◆ Aim of the exercise
Transcribe verbatim the span of lines that opens with the line containing "1 | Monitor | 168.36 | Computing | 165" and closes with the last line of the data below.

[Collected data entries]
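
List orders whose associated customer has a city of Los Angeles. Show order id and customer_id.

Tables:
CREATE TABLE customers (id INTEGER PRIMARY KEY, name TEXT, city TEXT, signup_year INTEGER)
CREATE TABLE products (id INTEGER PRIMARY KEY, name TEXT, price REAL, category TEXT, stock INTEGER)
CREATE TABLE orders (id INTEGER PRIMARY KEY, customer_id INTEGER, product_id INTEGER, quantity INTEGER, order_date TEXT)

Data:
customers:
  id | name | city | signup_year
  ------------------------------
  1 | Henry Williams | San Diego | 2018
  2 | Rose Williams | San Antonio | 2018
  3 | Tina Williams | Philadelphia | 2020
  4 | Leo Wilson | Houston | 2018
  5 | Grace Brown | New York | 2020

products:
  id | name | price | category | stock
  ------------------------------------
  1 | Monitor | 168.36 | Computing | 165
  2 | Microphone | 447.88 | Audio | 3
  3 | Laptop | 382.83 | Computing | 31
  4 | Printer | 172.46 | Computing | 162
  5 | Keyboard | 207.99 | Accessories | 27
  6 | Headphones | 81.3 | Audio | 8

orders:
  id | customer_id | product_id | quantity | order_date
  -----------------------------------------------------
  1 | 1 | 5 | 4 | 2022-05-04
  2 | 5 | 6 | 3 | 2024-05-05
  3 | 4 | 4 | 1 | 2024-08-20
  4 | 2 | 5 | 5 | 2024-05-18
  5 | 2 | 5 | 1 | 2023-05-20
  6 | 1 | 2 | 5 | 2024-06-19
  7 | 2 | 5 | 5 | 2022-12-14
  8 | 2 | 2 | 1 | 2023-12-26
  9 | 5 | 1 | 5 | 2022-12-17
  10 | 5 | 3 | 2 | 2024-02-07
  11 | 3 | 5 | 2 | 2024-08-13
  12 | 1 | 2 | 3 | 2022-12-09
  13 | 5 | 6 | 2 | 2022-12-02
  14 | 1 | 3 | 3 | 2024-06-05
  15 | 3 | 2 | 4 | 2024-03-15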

◆ Result below
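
  1 | Monitor | 168.36 | Computing | 165
  2 | Microphone | 447.88 | Audio | 3
  3 | Laptop | 382.83 | Computing | 31
  4 | Printer | 172.46 | Computing | 162
  5 | Keyboard | 207.99 | Accessories | 27
  6 | Headphones | 81.3 | Audio | 8

orders:
  id | customer_id | product_id | quantity | order_date
  -----------------------------------------------------
  1 | 1 | 5 | 4 | 2022-05-04
  2 | 5 | 6 | 3 | 2024-05-05
  3 | 4 | 4 | 1 | 2024-08-20
  4 | 2 | 5 | 5 | 2024-05-18
  5 | 2 | 5 | 1 | 2023-05-20
  6 | 1 | 2 | 5 | 2024-06-19
  7 | 2 | 5 | 5 | 2022-12-14
  8 | 2 | 2 | 1 | 2023-12-26
  9 | 5 | 1 | 5 | 2022-12-17
  10 | 5 | 3 | 2 | 2024-02-07
  11 | 3 | 5 | 2 | 2024-08-13
  12 | 1 | 2 | 3 | 2022-12-09
  13 | 5 | 6 | 2 | 2022-12-02
  14 | 1 | 3 | 3 | 2024-06-05
  15 | 3 | 2 | 4 | 2024-03-15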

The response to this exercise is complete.